Show, in full, each line of the data that contains "Compute".

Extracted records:

• • • • • • •

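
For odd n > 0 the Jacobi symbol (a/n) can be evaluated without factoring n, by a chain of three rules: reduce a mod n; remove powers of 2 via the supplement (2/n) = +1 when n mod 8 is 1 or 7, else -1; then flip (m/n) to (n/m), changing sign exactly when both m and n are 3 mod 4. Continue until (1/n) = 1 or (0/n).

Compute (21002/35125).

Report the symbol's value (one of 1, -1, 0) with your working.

1

21002 = 2^1·10501; (2/35125) = -1 since 35125 mod 8 = 5, so (21002/35125) = (-1)^1·(10501/35125); sign now -1
reciprocity: (10501/35125) = +1·(35125/10501) since 10501 mod 4 = 1, 35125 mod 4 = 1; sign now -1
(35125/10501) = (3622/10501)   [reduce mod 10501]
3622 = 2^1·1811; (2/10501) = -1 since 10501 mod 8 = 5, so (3622/10501) = (-1)^1·(1811/10501); sign now +1
reciprocity: (1811/10501) = +1·(10501/1811) since 1811 mod 4 = 3, 10501 mod 4 = 1; sign now +1
(10501/1811) = (1446/1811)   [reduce mod 1811]
1446 = 2^1·723; (2/1811) = -1 since 1811 mod 8 = 3, so (1446/1811) = (-1)^1·(723/1811); sign now -1
reciprocity: (723/1811) = -1·(1811/723) since 723 mod 4 = 3, 1811 mod 4 = 3; sign now +1
(1811/723) = (365/723)   [reduce mod 723]
reciprocity: (365/723) = +1·(723/365) since 365 mod 4 = 1, 723 mod 4 = 3; sign now +1
(723/365) = (358/365)   [reduce mod 365]
358 = 2^1·179; (2/365) = -1 since 365 mod 8 = 5, so (358/365) = (-1)^1·(179/365); sign now -1
reciprocity: (179/365) = +1·(365/179) since 179 mod 4 = 3, 365 mod 4 = 1; sign now -1
(365/179) = (7/179)   [reduce mod 179]
reciprocity: (7/179) = -1·(179/7) since 7 mod 4 = 3, 179 mod 4 = 3; sign now +1
(179/7) = (4/7)   [reduce mod 7]
4 = 2^2·1; (2/7) = +1 since 7 mod 8 = 7, so (4/7) = (+1)^2·(1/7); sign now +1
(1/7) = 1; final value = sign = +1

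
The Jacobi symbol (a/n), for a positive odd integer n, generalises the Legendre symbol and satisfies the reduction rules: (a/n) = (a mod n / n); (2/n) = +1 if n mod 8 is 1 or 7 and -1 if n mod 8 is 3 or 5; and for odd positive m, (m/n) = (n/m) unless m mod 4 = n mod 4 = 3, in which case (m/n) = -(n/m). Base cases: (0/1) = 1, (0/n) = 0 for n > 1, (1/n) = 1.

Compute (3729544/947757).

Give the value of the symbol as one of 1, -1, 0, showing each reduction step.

(3729544/947757): 3729544 mod 947757 = 886273, so (3729544/947757) = (886273/947757)
flip (886273/947757) -> (947757/886273): both odd, 886273 mod 4 = 1, 947757 mod 4 = 1, so the flip contributes +1; sign now +1
(947757/886273): 947757 mod 886273 = 61484, so (947757/886273) = (61484/886273)
factor out 2^2: 61484 = 2^2·15371; with 886273 mod 8 = 1, (2/886273) = +1; sign now +1; continue with (15371/886273)
flip (15371/886273) -> (886273/15371): both odd, 15371 mod 4 = 3, 886273 mod 4 = 1, so the flip contributes +1; sign now +1
(886273/15371): 886273 mod 15371 = 10126, so (886273/15371) = (10126/15371)
factor out 2^1: 10126 = 2^1·5063; with 15371 mod 8 = 3, (2/15371) = -1; sign now -1; continue with (5063/15371)
flip (5063/15371) -> (15371/5063): both odd, 5063 mod 4 = 3, 15371 mod 4 = 3, so the flip contributes -1; sign now +1
(15371/5063): 15371 mod 5063 = 182, so (15371/5063) = (182/5063)
factor out 2^1: 182 = 2^1·91; with 5063 mod 8 = 7, (2/5063) = +1; sign now +1; continue with (91/5063)
flip (91/5063) -> (5063/91): both odd, 91 mod 4 = 3, 5063 mod 4 = 3, so the flip contributes -1; sign now -1
(5063/91): 5063 mod 91 = 58, so (5063/91) = (58/91)
factor out 2^1: 58 = 2^1·29; with 91 mod 8 = 3, (2/91) = -1; sign now +1; continue with (29/91)
flip (29/91) -> (91/29): both odd, 29 mod 4 = 1, 91 mod 4 = 3, so the flip contributes +1; sign now +1
(91/29): 91 mod 29 = 4, so (91/29) = (4/29)
factor out 2^2: 4 = 2^2·1; with 29 mod 8 = 5, (2/29) = -1; sign now +1; continue with (1/29)
reached (1/29) = 1, so the symbol is +1

1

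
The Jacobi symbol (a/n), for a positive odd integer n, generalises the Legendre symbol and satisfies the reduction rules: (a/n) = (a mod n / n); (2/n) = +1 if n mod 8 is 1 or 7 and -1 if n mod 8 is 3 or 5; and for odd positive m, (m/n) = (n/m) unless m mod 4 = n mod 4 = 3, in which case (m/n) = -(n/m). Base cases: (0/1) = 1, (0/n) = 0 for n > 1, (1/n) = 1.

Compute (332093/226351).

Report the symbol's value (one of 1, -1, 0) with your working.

(332093/226351): 332093 mod 226351 = 105742, so (332093/226351) = (105742/226351)
factor out 2^1: 105742 = 2^1·52871; with 226351 mod 8 = 7, (2/226351) = +1; sign now +1; continue with (52871/226351)
flip (52871/226351) -> (226351/52871): both odd, 52871 mod 4 = 3, 226351 mod 4 = 3, so the flip contributes -1; sign now -1
(226351/52871): 226351 mod 52871 = 14867, so (226351/52871) = (14867/52871)
flip (14867/52871) -> (52871/14867): both odd, 14867 mod 4 = 3, 52871 mod 4 = 3, so the flip contributes -1; sign now +1
(52871/14867): 52871 mod 14867 = 8270, so (52871/14867) = (8270/14867)
factor out 2^1: 8270 = 2^1·4135; with 14867 mod 8 = 3, (2/14867) = -1; sign now -1; continue with (4135/14867)
flip (4135/14867) -> (14867/4135): both odd, 4135 mod 4 = 3, 14867 mod 4 = 3, so the flip contributes -1; sign now +1
(14867/4135): 14867 mod 4135 = 2462, so (14867/4135) = (2462/4135)
factor out 2^1: 2462 = 2^1·1231; with 4135 mod 8 = 7, (2/4135) = +1; sign now +1; continue with (1231/4135)
flip (1231/4135) -> (4135/1231): both odd, 1231 mod 4 = 3, 4135 mod 4 = 3, so the flip contributes -1; sign now -1
(4135/1231): 4135 mod 1231 = 442, so (4135/1231) = (442/1231)
factor out 2^1: 442 = 2^1·221; with 1231 mod 8 = 7, (2/1231) = +1; sign now -1; continue with (221/1231)
flip (221/1231) -> (1231/221): both odd, 221 mod 4 = 1, 1231 mod 4 = 3, so the flip contributes +1; sign now -1
(1231/221): 1231 mod 221 = 126, so (1231/221) = (126/221)
factor out 2^1: 126 = 2^1·63; with 221 mod 8 = 5, (2/221) = -1; sign now +1; continue with (63/221)
flip (63/221) -> (221/63): both odd, 63 mod 4 = 3, 221 mod 4 = 1, so the flip contributes +1; sign now +1
(221/63): 221 mod 63 = 32, so (221/63) = (32/63)
factor out 2^5: 32 = 2^5·1; with 63 mod 8 = 7, (2/63) = +1; sign now +1; continue with (1/63)
reached (1/63) = 1, so the symbol is +1

1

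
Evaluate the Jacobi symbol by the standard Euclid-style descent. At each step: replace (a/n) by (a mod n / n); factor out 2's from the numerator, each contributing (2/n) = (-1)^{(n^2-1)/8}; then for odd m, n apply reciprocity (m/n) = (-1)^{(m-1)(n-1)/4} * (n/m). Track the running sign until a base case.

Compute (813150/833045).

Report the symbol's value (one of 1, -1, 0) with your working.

0

813150 = 2^1·406575; (2/833045) = -1 since 833045 mod 8 = 5, so (813150/833045) = (-1)^1·(406575/833045); sign now -1
reciprocity: (406575/833045) = +1·(833045/406575) since 406575 mod 4 = 3, 833045 mod 4 = 1; sign now -1
(833045/406575) = (19895/406575)   [reduce mod 406575]
reciprocity: (19895/406575) = -1·(406575/19895) since 19895 mod 4 = 3, 406575 mod 4 = 3; sign now +1
(406575/19895) = (8675/19895)   [reduce mod 19895]
reciprocity: (8675/19895) = -1·(19895/8675) since 8675 mod 4 = 3, 19895 mod 4 = 3; sign now -1
(19895/8675) = (2545/8675)   [reduce mod 8675]
reciprocity: (2545/8675) = +1·(8675/2545) since 2545 mod 4 = 1, 8675 mod 4 = 3; sign now -1
(8675/2545) = (1040/2545)   [reduce mod 2545]
1040 = 2^4·65; (2/2545) = +1 since 2545 mod 8 = 1, so (1040/2545) = (+1)^4·(65/2545); sign now -1
reciprocity: (65/2545) = +1·(2545/65) since 65 mod 4 = 1, 2545 mod 4 = 1; sign now -1
(2545/65) = (10/65)   [reduce mod 65]
10 = 2^1·5; (2/65) = +1 since 65 mod 8 = 1, so (10/65) = (+1)^1·(5/65); sign now -1
reciprocity: (5/65) = +1·(65/5) since 5 mod 4 = 1, 65 mod 4 = 1; sign now -1
(65/5) = (0/5)   [reduce mod 5]
(0/5) = 0   [gcd(a, n) > 1]; final value = 0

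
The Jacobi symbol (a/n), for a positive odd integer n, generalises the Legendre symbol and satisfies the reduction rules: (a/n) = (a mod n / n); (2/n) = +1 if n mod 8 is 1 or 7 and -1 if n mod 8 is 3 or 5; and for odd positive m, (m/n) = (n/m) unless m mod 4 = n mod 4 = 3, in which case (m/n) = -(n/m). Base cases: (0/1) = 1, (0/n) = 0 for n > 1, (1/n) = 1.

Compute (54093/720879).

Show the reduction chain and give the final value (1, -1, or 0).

0

reciprocity: (54093/720879) = +1·(720879/54093) since 54093 mod 4 = 1, 720879 mod 4 = 3; sign now +1
(720879/54093) = (17670/54093)   [reduce mod 54093]
17670 = 2^1·8835; (2/54093) = -1 since 54093 mod 8 = 5, so (17670/54093) = (-1)^1·(8835/54093); sign now -1
reciprocity: (8835/54093) = +1·(54093/8835) since 8835 mod 4 = 3, 54093 mod 4 = 1; sign now -1
(54093/8835) = (1083/8835)   [reduce mod 8835]
reciprocity: (1083/8835) = -1·(8835/1083) since 1083 mod 4 = 3, 8835 mod 4 = 3; sign now +1
(8835/1083) = (171/1083)   [reduce mod 1083]
reciprocity: (171/1083) = -1·(1083/171) since 171 mod 4 = 3, 1083 mod 4 = 3; sign now -1
(1083/171) = (57/171)   [reduce mod 171]
reciprocity: (57/171) = +1·(171/57) since 57 mod 4 = 1, 171 mod 4 = 3; sign now -1
(171/57) = (0/57)   [reduce mod 57]
(0/57) = 0   [gcd(a, n) > 1]; final value = 0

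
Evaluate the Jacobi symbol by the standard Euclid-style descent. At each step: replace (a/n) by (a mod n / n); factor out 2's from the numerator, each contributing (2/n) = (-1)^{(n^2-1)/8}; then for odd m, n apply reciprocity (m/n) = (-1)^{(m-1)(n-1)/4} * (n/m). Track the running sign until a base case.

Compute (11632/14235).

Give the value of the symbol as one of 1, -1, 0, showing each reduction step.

-1

factor out 2^4: 11632 = 2^4·727; with 14235 mod 8 = 3, (2/14235) = -1; sign now +1; continue with (727/14235)
flip (727/14235) -> (14235/727): both odd, 727 mod 4 = 3, 14235 mod 4 = 3, so the flip contributes -1; sign now -1
(14235/727): 14235 mod 727 = 422, so (14235/727) = (422/727)
factor out 2^1: 422 = 2^1·211; with 727 mod 8 = 7, (2/727) = +1; sign now -1; continue with (211/727)
flip (211/727) -> (727/211): both odd, 211 mod 4 = 3, 727 mod 4 = 3, so the flip contributes -1; sign now +1
(727/211): 727 mod 211 = 94, so (727/211) = (94/211)
factor out 2^1: 94 = 2^1·47; with 211 mod 8 = 3, (2/211) = -1; sign now -1; continue with (47/211)
flip (47/211) -> (211/47): both odd, 47 mod 4 = 3, 211 mod 4 = 3, so the flip contributes -1; sign now +1
(211/47): 211 mod 47 = 23, so (211/47) = (23/47)
flip (23/47) -> (47/23): both odd, 23 mod 4 = 3, 47 mod 4 = 3, so the flip contributes -1; sign now -1
(47/23): 47 mod 23 = 1, so (47/23) = (1/23)
reached (1/23) = 1, so the symbol is -1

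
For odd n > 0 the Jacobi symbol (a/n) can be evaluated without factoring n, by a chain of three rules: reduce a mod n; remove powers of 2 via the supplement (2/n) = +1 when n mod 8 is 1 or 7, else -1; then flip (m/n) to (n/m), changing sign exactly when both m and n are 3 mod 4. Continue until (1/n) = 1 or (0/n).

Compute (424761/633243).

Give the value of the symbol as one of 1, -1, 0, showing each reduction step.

0

reciprocity: (424761/633243) = +1·(633243/424761) since 424761 mod 4 = 1, 633243 mod 4 = 3; sign now +1
(633243/424761) = (208482/424761)   [reduce mod 424761]
208482 = 2^1·104241; (2/424761) = +1 since 424761 mod 8 = 1, so (208482/424761) = (+1)^1·(104241/424761); sign now +1
reciprocity: (104241/424761) = +1·(424761/104241) since 104241 mod 4 = 1, 424761 mod 4 = 1; sign now +1
(424761/104241) = (7797/104241)   [reduce mod 104241]
reciprocity: (7797/104241) = +1·(104241/7797) since 7797 mod 4 = 1, 104241 mod 4 = 1; sign now +1
(104241/7797) = (2880/7797)   [reduce mod 7797]
2880 = 2^6·45; (2/7797) = -1 since 7797 mod 8 = 5, so (2880/7797) = (-1)^6·(45/7797); sign now +1
reciprocity: (45/7797) = +1·(7797/45) since 45 mod 4 = 1, 7797 mod 4 = 1; sign now +1
(7797/45) = (12/45)   [reduce mod 45]
12 = 2^2·3; (2/45) = -1 since 45 mod 8 = 5, so (12/45) = (-1)^2·(3/45); sign now +1
reciprocity: (3/45) = +1·(45/3) since 3 mod 4 = 3, 45 mod 4 = 1; sign now +1
(45/3) = (0/3)   [reduce mod 3]
(0/3) = 0   [gcd(a, n) > 1]; final value = 0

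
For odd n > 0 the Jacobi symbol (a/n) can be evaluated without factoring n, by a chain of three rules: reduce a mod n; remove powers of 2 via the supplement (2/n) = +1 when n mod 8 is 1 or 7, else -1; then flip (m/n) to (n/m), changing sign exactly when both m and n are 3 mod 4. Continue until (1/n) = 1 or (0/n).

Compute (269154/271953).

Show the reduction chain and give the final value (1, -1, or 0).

269154 = 2^1·134577; (2/271953) = +1 since 271953 mod 8 = 1, so (269154/271953) = (+1)^1·(134577/271953); sign now +1
reciprocity: (134577/271953) = +1·(271953/134577) since 134577 mod 4 = 1, 271953 mod 4 = 1; sign now +1
(271953/134577) = (2799/134577)   [reduce mod 134577]
reciprocity: (2799/134577) = +1·(134577/2799) since 2799 mod 4 = 3, 134577 mod 4 = 1; sign now +1
(134577/2799) = (225/2799)   [reduce mod 2799]
reciprocity: (225/2799) = +1·(2799/225) since 225 mod 4 = 1, 2799 mod 4 = 3; sign now +1
(2799/225) = (99/225)   [reduce mod 225]
reciprocity: (99/225) = +1·(225/99) since 99 mod 4 = 3, 225 mod 4 = 1; sign now +1
(225/99) = (27/99)   [reduce mod 99]
reciprocity: (27/99) = -1·(99/27) since 27 mod 4 = 3, 99 mod 4 = 3; sign now -1
(99/27) = (18/27)   [reduce mod 27]
18 = 2^1·9; (2/27) = -1 since 27 mod 8 = 3, so (18/27) = (-1)^1·(9/27); sign now +1
reciprocity: (9/27) = +1·(27/9) since 9 mod 4 = 1, 27 mod 4 = 3; sign now +1
(27/9) = (0/9)   [reduce mod 9]
(0/9) = 0   [gcd(a, n) > 1]; final value = 0

0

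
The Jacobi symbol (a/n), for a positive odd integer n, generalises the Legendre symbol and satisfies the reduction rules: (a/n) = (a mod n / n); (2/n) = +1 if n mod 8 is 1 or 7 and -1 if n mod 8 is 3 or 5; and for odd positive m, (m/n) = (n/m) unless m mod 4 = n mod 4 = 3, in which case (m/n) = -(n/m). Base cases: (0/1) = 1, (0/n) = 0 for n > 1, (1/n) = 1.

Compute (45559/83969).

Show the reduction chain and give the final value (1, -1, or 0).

flip (45559/83969) -> (83969/45559): both odd, 45559 mod 4 = 3, 83969 mod 4 = 1, so the flip contributes +1; sign now +1
(83969/45559): 83969 mod 45559 = 38410, so (83969/45559) = (38410/45559)
factor out 2^1: 38410 = 2^1·19205; with 45559 mod 8 = 7, (2/45559) = +1; sign now +1; continue with (19205/45559)
flip (19205/45559) -> (45559/19205): both odd, 19205 mod 4 = 1, 45559 mod 4 = 3, so the flip contributes +1; sign now +1
(45559/19205): 45559 mod 19205 = 7149, so (45559/19205) = (7149/19205)
flip (7149/19205) -> (19205/7149): both odd, 7149 mod 4 = 1, 19205 mod 4 = 1, so the flip contributes +1; sign now +1
(19205/7149): 19205 mod 7149 = 4907, so (19205/7149) = (4907/7149)
flip (4907/7149) -> (7149/4907): both odd, 4907 mod 4 = 3, 7149 mod 4 = 1, so the flip contributes +1; sign now +1
(7149/4907): 7149 mod 4907 = 2242, so (7149/4907) = (2242/4907)
factor out 2^1: 2242 = 2^1·1121; with 4907 mod 8 = 3, (2/4907) = -1; sign now -1; continue with (1121/4907)
flip (1121/4907) -> (4907/1121): both odd, 1121 mod 4 = 1, 4907 mod 4 = 3, so the flip contributes +1; sign now -1
(4907/1121): 4907 mod 1121 = 423, so (4907/1121) = (423/1121)
flip (423/1121) -> (1121/423): both odd, 423 mod 4 = 3, 1121 mod 4 = 1, so the flip contributes +1; sign now -1
(1121/423): 1121 mod 423 = 275, so (1121/423) = (275/423)
flip (275/423) -> (423/275): both odd, 275 mod 4 = 3, 423 mod 4 = 3, so the flip contributes -1; sign now +1
(423/275): 423 mod 275 = 148, so (423/275) = (148/275)
factor out 2^2: 148 = 2^2·37; with 275 mod 8 = 3, (2/275) = -1; sign now +1; continue with (37/275)
flip (37/275) -> (275/37): both odd, 37 mod 4 = 1, 275 mod 4 = 3, so the flip contributes +1; sign now +1
(275/37): 275 mod 37 = 16, so (275/37) = (16/37)
factor out 2^4: 16 = 2^4·1; with 37 mod 8 = 5, (2/37) = -1; sign now +1; continue with (1/37)
reached (1/37) = 1, so the symbol is +1

1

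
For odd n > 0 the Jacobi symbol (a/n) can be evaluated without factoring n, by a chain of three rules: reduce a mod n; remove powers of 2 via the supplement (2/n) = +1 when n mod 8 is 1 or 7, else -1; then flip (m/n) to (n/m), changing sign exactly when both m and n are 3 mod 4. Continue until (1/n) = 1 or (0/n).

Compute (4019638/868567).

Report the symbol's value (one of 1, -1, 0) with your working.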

• • • • • • •

**ANSWER SPACE**:
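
Compute (21002/35125).
Compute (3729544/947757).
Compute (332093/226351).
Compute (813150/833045).
Compute (54093/720879).
Compute (11632/14235).
Compute (424761/633243).
Compute (269154/271953).
Compute (45559/83969).
Compute (4019638/868567).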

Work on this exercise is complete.